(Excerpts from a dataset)
⁂
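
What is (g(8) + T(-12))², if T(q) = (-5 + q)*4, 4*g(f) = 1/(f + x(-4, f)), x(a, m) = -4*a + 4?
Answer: 57988225/12544 ≈ 4622.8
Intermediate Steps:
x(a, m) = 4 - 4*a
g(f) = 1/(4*(20 + f)) (g(f) = 1/(4*(f + (4 - 4*(-4)))) = 1/(4*(f + (4 + 16))) = 1/(4*(f + 20)) = 1/(4*(20 + f)))
T(q) = -20 + 4*q
(g(8) + T(-12))² = (1/(4*(20 + 8)) + (-20 + 4*(-12)))² = ((¼)/28 + (-20 - 48))² = ((¼)*(1/28) - 68)² = (1/112 - 68)² = (-7615/112)² = 57988225/12544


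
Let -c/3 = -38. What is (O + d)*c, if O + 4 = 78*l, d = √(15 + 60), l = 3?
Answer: 26220 + 570*√3 ≈ 27207.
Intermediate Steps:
c = 114 (c = -3*(-38) = 114)
d = 5*√3 (d = √75 = 5*√3 ≈ 8.6602)
O = 230 (O = -4 + 78*3 = -4 + 234 = 230)
(O + d)*c = (230 + 5*√3)*114 = 26220 + 570*√3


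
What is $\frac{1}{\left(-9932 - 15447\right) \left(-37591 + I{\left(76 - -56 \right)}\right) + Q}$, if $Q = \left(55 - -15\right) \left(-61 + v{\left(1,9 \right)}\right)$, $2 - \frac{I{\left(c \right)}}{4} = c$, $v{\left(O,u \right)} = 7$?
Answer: $\frac{1}{967215289} \approx 1.0339 \cdot 10^{-9}$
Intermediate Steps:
$I{\left(c \right)} = 8 - 4 c$
$Q = -3780$ ($Q = \left(55 - -15\right) \left(-61 + 7\right) = \left(55 + 15\right) \left(-54\right) = 70 \left(-54\right) = -3780$)
$\frac{1}{\left(-9932 - 15447\right) \left(-37591 + I{\left(76 - -56 \right)}\right) + Q} = \frac{1}{\left(-9932 - 15447\right) \left(-37591 + \left(8 - 4 \left(76 - -56\right)\right)\right) - 3780} = \frac{1}{- 25379 \left(-37591 + \left(8 - 4 \left(76 + 56\right)\right)\right) - 3780} = \frac{1}{- 25379 \left(-37591 + \left(8 - 528\right)\right) - 3780} = \frac{1}{- 25379 \left(-37591 - 520\right) - 3780} = \frac{1}{\left(-25379\right) \left(-38111\right) - 3780} = \frac{1}{967219069 - 3780} = \frac{1}{967215289}$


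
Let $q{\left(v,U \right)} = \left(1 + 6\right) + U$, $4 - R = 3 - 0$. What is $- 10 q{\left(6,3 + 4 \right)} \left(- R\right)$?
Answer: $140$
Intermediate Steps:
$R = 1$ ($R = 4 - \left(3 - 0\right) = 4 - \left(3 + 0\right) = 4 - 3 = 1$)
$q{\left(v,U \right)} = 7 + U$
$- 10 q{\left(6,3 + 4 \right)} \left(- R\right) = - 10 \left(7 + \left(3 + 4\right)\right) \left(\left(-1\right) 1\right) = - 10 \left(7 + 7\right) \left(-1\right) = \left(-10\right) 14 \left(-1\right) = \left(-140\right) \left(-1\right) = 140$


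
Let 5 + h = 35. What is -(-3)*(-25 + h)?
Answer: 15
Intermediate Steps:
h = 30 (h = -5 + 35 = 30)
-(-3)*(-25 + h) = -(-3)*(-25 + 30) = -(-3)*5 = -1*(-15) = 15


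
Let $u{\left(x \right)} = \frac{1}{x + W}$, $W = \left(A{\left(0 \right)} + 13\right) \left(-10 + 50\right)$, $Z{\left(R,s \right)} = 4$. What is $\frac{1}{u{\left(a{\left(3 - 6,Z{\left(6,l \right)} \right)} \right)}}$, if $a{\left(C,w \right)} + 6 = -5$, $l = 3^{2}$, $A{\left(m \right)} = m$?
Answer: $509$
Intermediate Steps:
$l = 9$
$W = 520$ ($W = \left(0 + 13\right) \left(-10 + 50\right) = 13 \cdot 40 = 520$)
$a{\left(C,w \right)} = -11$ ($a{\left(C,w \right)} = -6 - 5 = -11$)
$u{\left(x \right)} = \frac{1}{520 + x}$ ($u{\left(x \right)} = \frac{1}{x + 520} = \frac{1}{520 + x}$)
$\frac{1}{u{\left(a{\left(3 - 6,Z{\left(6,l \right)} \right)} \right)}} = \frac{1}{\frac{1}{520 - 11}} = \frac{1}{\frac{1}{509}} = 509$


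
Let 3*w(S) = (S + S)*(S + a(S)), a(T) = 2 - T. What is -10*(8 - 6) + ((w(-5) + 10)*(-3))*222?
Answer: -2240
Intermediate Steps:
w(S) = 4*S/3 (w(S) = ((S + S)*(S + (2 - S)))/3 = ((2*S)*2)/3 = (4*S)/3 = 4*S/3)
-10*(8 - 6) + ((w(-5) + 10)*(-3))*222 = -10*(8 - 6) + (((4/3)*(-5) + 10)*(-3))*222 = -10*2 + ((-20/3 + 10)*(-3))*222 = -20 + ((10/3)*(-3))*222 = -20 - 10*222 = -20 - 2220 = -2240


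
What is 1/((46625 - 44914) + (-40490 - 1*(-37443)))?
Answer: -1/1336 ≈ -0.00074850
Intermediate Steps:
1/((46625 - 44914) + (-40490 - 1*(-37443))) = 1/(1711 + (-40490 + 37443)) = 1/(1711 - 3047) = 1/(-1336) = -1/1336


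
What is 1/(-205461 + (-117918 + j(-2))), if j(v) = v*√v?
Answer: I/(-323379*I + 2*√2) ≈ -3.0923e-6 + 2.7047e-11*I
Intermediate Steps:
j(v) = v^(3/2)
1/(-205461 + (-117918 + j(-2))) = 1/(-205461 + (-117918 + (-2)^(3/2))) = 1/(-205461 + (-117918 - 2*I*√2)) = 1/(-323379 - 2*I*√2)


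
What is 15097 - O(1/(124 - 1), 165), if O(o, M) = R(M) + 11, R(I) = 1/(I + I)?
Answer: 4978379/330 ≈ 15086.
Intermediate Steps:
R(I) = 1/(2*I)
O(o, M) = 11 + 1/(2*M) (O(o, M) = 1/(2*M) + 11 = 11 + 1/(2*M))
15097 - O(1/(124 - 1), 165) = 15097 - (11 + (1/2)/165) = 15097 - (11 + (1/2)*(1/165)) = 15097 - (11 + 1/330) = 15097 - 1*3631/330 = 15097 - 3631/330 = 4978379/330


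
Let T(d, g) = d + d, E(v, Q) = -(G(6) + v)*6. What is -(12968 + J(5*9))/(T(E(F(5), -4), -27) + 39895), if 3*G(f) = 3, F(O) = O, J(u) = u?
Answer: -1859/5689 ≈ -0.32677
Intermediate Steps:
G(f) = 1 (G(f) = (1/3)*3 = 1)
E(v, Q) = -6 - 6*v (E(v, Q) = -(1 + v)*6 = -(6 + 6*v) = -6 - 6*v)
T(d, g) = 2*d
-(12968 + J(5*9))/(T(E(F(5), -4), -27) + 39895) = -(12968 + 5*9)/(2*(-6 - 6*5) + 39895) = -(12968 + 45)/(2*(-6 - 30) + 39895) = -13013/(2*(-36) + 39895) = -13013/(-72 + 39895) = -13013/39823 = -1*1859/5689 = -1859/5689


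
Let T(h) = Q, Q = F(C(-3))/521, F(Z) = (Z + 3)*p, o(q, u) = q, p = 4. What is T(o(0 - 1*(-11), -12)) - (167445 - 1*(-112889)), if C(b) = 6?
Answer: -146053978/521 ≈ -2.8033e+5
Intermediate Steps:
F(Z) = 12 + 4*Z (F(Z) = (Z + 3)*4 = (3 + Z)*4 = 12 + 4*Z)
Q = 36/521 (Q = (12 + 4*6)/521 = (12 + 24)*(1/521) = 36*(1/521) = 36/521 ≈ 0.069098)
T(h) = 36/521
T(o(0 - 1*(-11), -12)) - (167445 - 1*(-112889)) = 36/521 - (167445 - 1*(-112889)) = 36/521 - (167445 + 112889) = 36/521 - 1*280334 = 36/521 - 280334 = -146053978/521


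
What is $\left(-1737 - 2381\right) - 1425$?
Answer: $-5543$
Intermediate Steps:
$\left(-1737 - 2381\right) - 1425 = -4118 - 1425 = -5543$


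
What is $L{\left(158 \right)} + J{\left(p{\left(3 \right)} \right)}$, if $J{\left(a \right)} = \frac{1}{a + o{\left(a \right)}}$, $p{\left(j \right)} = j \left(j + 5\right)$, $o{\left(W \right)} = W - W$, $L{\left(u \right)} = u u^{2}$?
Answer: $\frac{94663489}{24} \approx 3.9443 \cdot 10^{6}$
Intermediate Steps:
$L{\left(u \right)} = u^{3}$
$o{\left(W \right)} = 0$
$p{\left(j \right)} = j \left(5 + j\right)$
$J{\left(a \right)} = \frac{1}{a}$ ($J{\left(a \right)} = \frac{1}{a + 0} = \frac{1}{a}$)
$L{\left(158 \right)} + J{\left(p{\left(3 \right)} \right)} = 158^{3} + \frac{1}{3 \left(5 + 3\right)} = 3944312 + \frac{1}{3 \cdot 8} = 3944312 + \frac{1}{24} = \frac{94663489}{24}$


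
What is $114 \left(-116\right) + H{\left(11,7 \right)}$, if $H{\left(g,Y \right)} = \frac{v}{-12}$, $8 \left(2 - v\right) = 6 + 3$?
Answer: $- \frac{1269511}{96} \approx -13224.0$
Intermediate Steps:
$v = \frac{7}{8}$ ($v = 2 - \frac{6 + 3}{8} = 2 - \frac{9}{8} = \frac{7}{8} \approx 0.875$)
$H{\left(g,Y \right)} = - \frac{7}{96}$ ($H{\left(g,Y \right)} = \frac{7}{8 \left(-12\right)} = \frac{7}{8} \left(- \frac{1}{12}\right) = - \frac{7}{96}$)
$114 \left(-116\right) + H{\left(11,7 \right)} = 114 \left(-116\right) - \frac{7}{96} = -13224 - \frac{7}{96} = - \frac{1269511}{96}$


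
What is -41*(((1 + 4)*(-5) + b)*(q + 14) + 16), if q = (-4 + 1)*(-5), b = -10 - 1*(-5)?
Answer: 35014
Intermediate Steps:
b = -5 (b = -10 + 5 = -5)
q = 15 (q = -3*(-5) = 15)
-41*(((1 + 4)*(-5) + b)*(q + 14) + 16) = -41*(((1 + 4)*(-5) - 5)*(15 + 14) + 16) = -41*((5*(-5) - 5)*29 + 16) = -41*((-25 - 5)*29 + 16) = -41*(-30*29 + 16) = -41*(-870 + 16) = -41*(-854) = 35014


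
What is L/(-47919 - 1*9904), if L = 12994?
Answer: -12994/57823 ≈ -0.22472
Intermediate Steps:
L/(-47919 - 1*9904) = 12994/(-47919 - 1*9904) = 12994/(-47919 - 9904) = 12994/(-57823) = 12994*(-1/57823) = -12994/57823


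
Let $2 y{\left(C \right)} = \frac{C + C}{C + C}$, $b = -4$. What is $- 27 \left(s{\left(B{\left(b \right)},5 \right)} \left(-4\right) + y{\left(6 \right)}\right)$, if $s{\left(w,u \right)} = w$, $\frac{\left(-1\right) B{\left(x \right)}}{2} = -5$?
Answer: $\frac{2133}{2} \approx 1066.5$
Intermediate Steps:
$B{\left(x \right)} = 10$ ($B{\left(x \right)} = \left(-2\right) \left(-5\right) = 10$)
$y{\left(C \right)} = \frac{1}{2}$ ($y{\left(C \right)} = \frac{\left(C + C\right) \frac{1}{C + C}}{2} = \frac{2 C \frac{1}{2 C}}{2} = \frac{1}{2} \cdot 1 = \frac{1}{2}$)
$- 27 \left(s{\left(B{\left(b \right)},5 \right)} \left(-4\right) + y{\left(6 \right)}\right) = - 27 \left(10 \left(-4\right) + \frac{1}{2}\right) = - 27 \left(-40 + \frac{1}{2}\right) = \left(-27\right) \left(- \frac{79}{2}\right) = \frac{2133}{2}$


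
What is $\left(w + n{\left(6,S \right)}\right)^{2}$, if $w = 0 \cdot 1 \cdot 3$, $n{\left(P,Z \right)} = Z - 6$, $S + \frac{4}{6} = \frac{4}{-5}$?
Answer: $\frac{12544}{225} \approx 55.751$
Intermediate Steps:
$S = - \frac{22}{15}$ ($S = - \frac{2}{3} + \frac{4}{-5} = - \frac{2}{3} + 4 \left(- \frac{1}{5}\right) = - \frac{2}{3} - \frac{4}{5} = - \frac{22}{15} \approx -1.4667$)
$n{\left(P,Z \right)} = -6 + Z$
$w = 0$ ($w = 0 \cdot 3 = 0$)
$\left(w + n{\left(6,S \right)}\right)^{2} = \left(0 - \frac{112}{15}\right)^{2} = \left(- \frac{112}{15}\right)^{2} = \frac{12544}{225}$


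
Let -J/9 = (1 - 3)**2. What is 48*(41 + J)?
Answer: 240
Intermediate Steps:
J = -36 (J = -9*(1 - 3)**2 = -9*(-2)**2 = -9*4 = -36)
48*(41 + J) = 48*(41 - 36) = 48*5 = 240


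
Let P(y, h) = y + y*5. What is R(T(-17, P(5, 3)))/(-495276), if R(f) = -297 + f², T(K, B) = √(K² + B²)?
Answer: -223/123819 ≈ -0.0018010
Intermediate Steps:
P(y, h) = 6*y (P(y, h) = y + 5*y = 6*y)
T(K, B) = √(B² + K²)
R(T(-17, P(5, 3)))/(-495276) = (-297 + (√((6*5)² + (-17)²))²)/(-495276) = (-297 + (√(30² + 289))²)*(-1/495276) = (-297 + (√(900 + 289))²)*(-1/495276) = (-297 + (√1189)²)*(-1/495276) = (-297 + 1189)*(-1/495276) = 892*(-1/495276) = -223/123819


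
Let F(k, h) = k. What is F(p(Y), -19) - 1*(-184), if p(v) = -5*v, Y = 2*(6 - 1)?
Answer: 134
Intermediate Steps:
Y = 10 (Y = 2*5 = 10)
F(p(Y), -19) - 1*(-184) = -5*10 - 1*(-184) = -50 + 184 = 134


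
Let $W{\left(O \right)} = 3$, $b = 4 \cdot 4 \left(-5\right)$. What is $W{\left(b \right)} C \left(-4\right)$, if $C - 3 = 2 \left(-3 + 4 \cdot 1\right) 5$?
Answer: $-156$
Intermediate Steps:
$b = -80$ ($b = 16 \left(-5\right) = -80$)
$C = 13$ ($C = 3 + 2 \left(-3 + 4 \cdot 1\right) 5 = 3 + 2 \left(-3 + 4\right) 5 = 3 + 2 \cdot 1 \cdot 5 = 3 + 2 \cdot 5 = 3 + 10 = 13$)
$W{\left(b \right)} C \left(-4\right) = 3 \cdot 13 \left(-4\right) = 39 \left(-4\right) = -156$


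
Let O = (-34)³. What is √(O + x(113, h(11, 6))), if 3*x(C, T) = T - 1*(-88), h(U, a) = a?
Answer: I*√353454/3 ≈ 198.17*I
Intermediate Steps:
x(C, T) = 88/3 + T/3 (x(C, T) = (T - 1*(-88))/3 = (T + 88)/3 = (88 + T)/3 = 88/3 + T/3)
O = -39304
√(O + x(113, h(11, 6))) = √(-39304 + (88/3 + (⅓)*6)) = √(-39304 + (88/3 + 2)) = √(-39304 + 94/3) = √(-117818/3) = I*√353454/3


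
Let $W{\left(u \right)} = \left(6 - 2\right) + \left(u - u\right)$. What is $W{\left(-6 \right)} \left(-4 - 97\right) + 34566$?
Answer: $34162$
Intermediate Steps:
$W{\left(u \right)} = 4$ ($W{\left(u \right)} = 4 + 0 = 4$)
$W{\left(-6 \right)} \left(-4 - 97\right) + 34566 = 4 \left(-4 - 97\right) + 34566 = 4 \left(-101\right) + 34566 = -404 + 34566 = 34162$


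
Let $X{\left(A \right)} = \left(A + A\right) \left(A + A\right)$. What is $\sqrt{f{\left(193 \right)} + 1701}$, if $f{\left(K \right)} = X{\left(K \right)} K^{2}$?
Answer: $\sqrt{5549953705} \approx 74498.0$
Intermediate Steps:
$X{\left(A \right)} = 4 A^{2}$ ($X{\left(A \right)} = 2 A 2 A = 4 A^{2}$)
$f{\left(K \right)} = 4 K^{4}$ ($f{\left(K \right)} = 4 K^{2} K^{2} = 4 K^{4}$)
$\sqrt{f{\left(193 \right)} + 1701} = \sqrt{4 \cdot 193^{4} + 1701} = \sqrt{4 \cdot 1387488001 + 1701} = \sqrt{5549952004 + 1701} = \sqrt{5549953705}$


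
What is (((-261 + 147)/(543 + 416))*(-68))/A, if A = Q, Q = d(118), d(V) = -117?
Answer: -2584/37401 ≈ -0.069089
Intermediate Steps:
Q = -117
A = -117
(((-261 + 147)/(543 + 416))*(-68))/A = (((-261 + 147)/(543 + 416))*(-68))/(-117) = (-114/959*(-68))*(-1/117) = (-114*1/959*(-68))*(-1/117) = -114/959*(-68)*(-1/117) = (7752/959)*(-1/117) = -2584/37401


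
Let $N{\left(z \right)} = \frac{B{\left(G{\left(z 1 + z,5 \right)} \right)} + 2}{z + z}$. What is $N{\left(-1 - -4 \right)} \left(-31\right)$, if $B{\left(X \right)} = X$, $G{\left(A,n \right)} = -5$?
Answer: $\frac{31}{2} \approx 15.5$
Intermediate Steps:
$N{\left(z \right)} = - \frac{3}{2 z}$ ($N{\left(z \right)} = \frac{-5 + 2}{z + z} = - \frac{3}{2 z}$)
$N{\left(-1 - -4 \right)} \left(-31\right) = - \frac{3}{2 \left(-1 - -4\right)} \left(-31\right) = - \frac{3}{2 \left(-1 + 4\right)} \left(-31\right) = - \frac{3}{2 \cdot 3} \left(-31\right) = \left(- \frac{3}{2}\right) \frac{1}{3} \left(-31\right) = \left(- \frac{1}{2}\right) \left(-31\right) = \frac{31}{2}$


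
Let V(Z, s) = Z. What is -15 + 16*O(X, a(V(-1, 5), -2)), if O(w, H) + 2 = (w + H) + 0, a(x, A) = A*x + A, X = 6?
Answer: 49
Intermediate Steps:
a(x, A) = A + A*x
O(w, H) = -2 + H + w (O(w, H) = -2 + ((w + H) + 0) = -2 + ((H + w) + 0) = -2 + (H + w) = -2 + H + w)
-15 + 16*O(X, a(V(-1, 5), -2)) = -15 + 16*(-2 - 2*(1 - 1) + 6) = -15 + 16*(-2 - 2*0 + 6) = -15 + 16*(-2 + 0 + 6) = -15 + 16*4 = -15 + 64 = 49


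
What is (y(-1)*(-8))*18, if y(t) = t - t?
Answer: 0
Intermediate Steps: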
⁂
Goal of the exercise – Scan the entries above for the line containing "Answer: -146053978/521 ≈ -2.8033e+5", and copy it and all lines after it exactly, down to and including the line containing "Answer: $-5543$".

Task answer –
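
Answer: -146053978/521 ≈ -2.8033e+5
Intermediate Steps:
F(Z) = 12 + 4*Z (F(Z) = (Z + 3)*4 = (3 + Z)*4 = 12 + 4*Z)
Q = 36/521 (Q = (12 + 4*6)/521 = (12 + 24)*(1/521) = 36*(1/521) = 36/521 ≈ 0.069098)
T(h) = 36/521
T(o(0 - 1*(-11), -12)) - (167445 - 1*(-112889)) = 36/521 - (167445 - 1*(-112889)) = 36/521 - (167445 + 112889) = 36/521 - 1*280334 = 36/521 - 280334 = -146053978/521


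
What is $\left(-1737 - 2381\right) - 1425$?
Answer: $-5543$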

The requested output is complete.